WHAT IS NEEDED => Return exactly the lines of the records below, starting at the line that contains "round(f_signal/f_s) * f_s|." and ending at the line that contains "An embedded-systems developer", with both of those lines kept.
>>>
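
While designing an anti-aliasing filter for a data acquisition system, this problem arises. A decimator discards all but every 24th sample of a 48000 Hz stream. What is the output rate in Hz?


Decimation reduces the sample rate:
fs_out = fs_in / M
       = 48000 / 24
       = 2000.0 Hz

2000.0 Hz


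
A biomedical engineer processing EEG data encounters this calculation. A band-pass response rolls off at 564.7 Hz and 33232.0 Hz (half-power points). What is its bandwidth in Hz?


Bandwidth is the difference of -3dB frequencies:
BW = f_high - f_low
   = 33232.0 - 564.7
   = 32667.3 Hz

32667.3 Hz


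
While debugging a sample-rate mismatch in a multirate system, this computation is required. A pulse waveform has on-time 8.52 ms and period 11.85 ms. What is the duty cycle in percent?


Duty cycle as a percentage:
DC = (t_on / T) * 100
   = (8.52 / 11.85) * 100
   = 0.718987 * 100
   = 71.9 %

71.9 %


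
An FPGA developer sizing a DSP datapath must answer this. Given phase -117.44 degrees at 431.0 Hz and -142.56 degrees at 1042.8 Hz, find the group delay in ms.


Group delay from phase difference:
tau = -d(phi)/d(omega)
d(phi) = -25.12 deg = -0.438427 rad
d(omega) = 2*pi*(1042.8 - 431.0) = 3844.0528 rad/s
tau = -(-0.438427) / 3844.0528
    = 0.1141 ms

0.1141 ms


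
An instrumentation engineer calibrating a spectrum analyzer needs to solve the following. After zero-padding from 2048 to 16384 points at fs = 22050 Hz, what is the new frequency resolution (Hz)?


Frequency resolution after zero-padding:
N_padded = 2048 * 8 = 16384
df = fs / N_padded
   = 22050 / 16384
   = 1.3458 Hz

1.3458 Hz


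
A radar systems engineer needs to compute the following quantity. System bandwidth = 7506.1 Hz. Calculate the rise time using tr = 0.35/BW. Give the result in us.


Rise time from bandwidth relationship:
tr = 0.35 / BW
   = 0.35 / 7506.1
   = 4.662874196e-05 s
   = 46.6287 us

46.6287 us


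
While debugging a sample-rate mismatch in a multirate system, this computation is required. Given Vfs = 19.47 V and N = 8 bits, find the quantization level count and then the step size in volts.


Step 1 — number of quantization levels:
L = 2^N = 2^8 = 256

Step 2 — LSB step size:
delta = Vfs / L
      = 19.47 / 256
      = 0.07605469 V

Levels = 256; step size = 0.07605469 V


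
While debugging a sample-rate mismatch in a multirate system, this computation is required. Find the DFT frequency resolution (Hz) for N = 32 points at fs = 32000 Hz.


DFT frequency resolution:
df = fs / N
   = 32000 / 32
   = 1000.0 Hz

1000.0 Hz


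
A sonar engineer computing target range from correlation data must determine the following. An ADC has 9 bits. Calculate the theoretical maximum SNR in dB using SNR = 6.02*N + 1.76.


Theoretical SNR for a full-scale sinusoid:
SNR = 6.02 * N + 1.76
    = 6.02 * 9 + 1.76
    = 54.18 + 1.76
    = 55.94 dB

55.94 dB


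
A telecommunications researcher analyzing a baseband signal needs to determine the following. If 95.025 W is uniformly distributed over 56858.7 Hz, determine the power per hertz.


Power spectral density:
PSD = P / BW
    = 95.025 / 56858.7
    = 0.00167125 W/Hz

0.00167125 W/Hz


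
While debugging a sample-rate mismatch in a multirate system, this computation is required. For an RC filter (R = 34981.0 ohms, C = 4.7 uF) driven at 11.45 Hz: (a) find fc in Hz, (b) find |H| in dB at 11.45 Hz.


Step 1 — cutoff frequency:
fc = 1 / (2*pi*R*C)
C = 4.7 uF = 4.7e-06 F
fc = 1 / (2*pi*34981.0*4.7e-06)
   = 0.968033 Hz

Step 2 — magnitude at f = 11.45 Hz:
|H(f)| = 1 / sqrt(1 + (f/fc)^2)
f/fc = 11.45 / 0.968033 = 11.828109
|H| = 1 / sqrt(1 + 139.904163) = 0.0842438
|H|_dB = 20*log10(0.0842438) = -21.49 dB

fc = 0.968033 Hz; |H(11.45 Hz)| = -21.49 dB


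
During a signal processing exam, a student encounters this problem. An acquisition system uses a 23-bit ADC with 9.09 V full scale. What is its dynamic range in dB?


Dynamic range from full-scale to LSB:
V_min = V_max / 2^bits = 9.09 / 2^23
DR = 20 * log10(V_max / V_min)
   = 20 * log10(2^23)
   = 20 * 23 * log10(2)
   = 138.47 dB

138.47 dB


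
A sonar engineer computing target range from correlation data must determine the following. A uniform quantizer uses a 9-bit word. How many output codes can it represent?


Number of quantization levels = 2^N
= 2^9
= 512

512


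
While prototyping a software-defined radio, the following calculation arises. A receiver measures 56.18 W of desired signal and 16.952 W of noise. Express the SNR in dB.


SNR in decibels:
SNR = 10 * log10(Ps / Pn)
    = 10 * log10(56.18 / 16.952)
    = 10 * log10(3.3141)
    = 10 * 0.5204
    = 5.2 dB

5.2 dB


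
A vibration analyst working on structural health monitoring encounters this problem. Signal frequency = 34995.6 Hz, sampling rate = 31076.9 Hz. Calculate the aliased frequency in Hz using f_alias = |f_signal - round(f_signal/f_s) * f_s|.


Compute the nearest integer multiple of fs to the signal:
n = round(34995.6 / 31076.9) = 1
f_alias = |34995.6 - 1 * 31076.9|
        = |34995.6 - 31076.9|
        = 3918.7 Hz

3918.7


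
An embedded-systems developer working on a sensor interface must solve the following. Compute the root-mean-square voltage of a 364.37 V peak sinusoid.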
<<<
>>>
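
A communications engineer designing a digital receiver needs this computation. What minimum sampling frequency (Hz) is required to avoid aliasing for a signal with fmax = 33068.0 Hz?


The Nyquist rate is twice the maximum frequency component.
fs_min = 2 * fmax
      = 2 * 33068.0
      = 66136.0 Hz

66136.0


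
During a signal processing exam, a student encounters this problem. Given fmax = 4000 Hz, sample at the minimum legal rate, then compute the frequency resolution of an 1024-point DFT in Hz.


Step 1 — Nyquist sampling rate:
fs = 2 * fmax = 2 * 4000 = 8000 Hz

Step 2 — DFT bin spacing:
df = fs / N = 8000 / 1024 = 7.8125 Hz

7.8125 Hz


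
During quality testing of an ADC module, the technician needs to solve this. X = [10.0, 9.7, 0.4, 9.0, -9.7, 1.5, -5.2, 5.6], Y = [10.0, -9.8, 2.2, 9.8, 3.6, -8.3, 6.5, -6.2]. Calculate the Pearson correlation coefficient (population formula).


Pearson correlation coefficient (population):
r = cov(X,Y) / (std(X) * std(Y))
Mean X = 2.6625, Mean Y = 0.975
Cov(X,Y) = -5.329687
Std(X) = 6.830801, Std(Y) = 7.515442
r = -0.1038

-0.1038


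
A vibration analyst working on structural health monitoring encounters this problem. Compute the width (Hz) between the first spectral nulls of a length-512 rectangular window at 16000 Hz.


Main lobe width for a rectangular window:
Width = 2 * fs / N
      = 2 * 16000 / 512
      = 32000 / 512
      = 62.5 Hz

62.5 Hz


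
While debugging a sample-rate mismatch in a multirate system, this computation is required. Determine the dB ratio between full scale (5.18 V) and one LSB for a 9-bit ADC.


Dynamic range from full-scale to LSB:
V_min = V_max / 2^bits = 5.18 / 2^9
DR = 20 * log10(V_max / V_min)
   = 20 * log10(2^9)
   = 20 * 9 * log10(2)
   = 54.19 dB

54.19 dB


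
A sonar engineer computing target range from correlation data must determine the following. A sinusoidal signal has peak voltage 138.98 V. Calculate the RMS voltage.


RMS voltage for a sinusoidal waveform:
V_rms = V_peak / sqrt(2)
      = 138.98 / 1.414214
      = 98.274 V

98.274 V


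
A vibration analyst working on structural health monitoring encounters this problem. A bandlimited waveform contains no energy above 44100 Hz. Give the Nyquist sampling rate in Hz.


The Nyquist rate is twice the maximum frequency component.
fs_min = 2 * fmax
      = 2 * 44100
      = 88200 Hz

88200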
<<<
>>>
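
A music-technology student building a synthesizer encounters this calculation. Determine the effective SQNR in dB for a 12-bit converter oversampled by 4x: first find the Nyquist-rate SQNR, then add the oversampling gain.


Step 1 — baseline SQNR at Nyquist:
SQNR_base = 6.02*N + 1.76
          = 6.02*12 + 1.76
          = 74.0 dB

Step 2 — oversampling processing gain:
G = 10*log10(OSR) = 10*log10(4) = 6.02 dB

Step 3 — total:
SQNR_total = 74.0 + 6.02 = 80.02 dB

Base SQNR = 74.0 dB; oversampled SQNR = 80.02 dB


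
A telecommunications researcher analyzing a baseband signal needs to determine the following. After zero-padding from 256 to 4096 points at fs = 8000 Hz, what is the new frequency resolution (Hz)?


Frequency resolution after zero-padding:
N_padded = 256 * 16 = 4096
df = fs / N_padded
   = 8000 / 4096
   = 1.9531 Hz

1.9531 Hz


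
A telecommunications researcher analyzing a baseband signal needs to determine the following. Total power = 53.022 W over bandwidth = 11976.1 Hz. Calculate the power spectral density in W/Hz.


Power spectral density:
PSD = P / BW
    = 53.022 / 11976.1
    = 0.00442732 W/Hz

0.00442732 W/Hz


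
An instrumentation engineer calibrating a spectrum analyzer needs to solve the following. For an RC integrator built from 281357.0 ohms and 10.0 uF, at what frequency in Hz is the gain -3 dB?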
<<<
TASK RESPONSE =>
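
A vibration analyst working on structural health monitoring encounters this problem. Signal frequency = 34995.6 Hz, sampling rate = 31076.9 Hz. Calculate the aliased frequency in Hz using f_alias = |f_signal - round(f_signal/f_s) * f_s|.


Compute the nearest integer multiple of fs to the signal:
n = round(34995.6 / 31076.9) = 1
f_alias = |34995.6 - 1 * 31076.9|
        = |34995.6 - 31076.9|
        = 3918.7 Hz

3918.7


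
An embedded-systems developer working on a sensor interface must solve the following. Compute the root-mean-square voltage of a 364.37 V peak sinusoid.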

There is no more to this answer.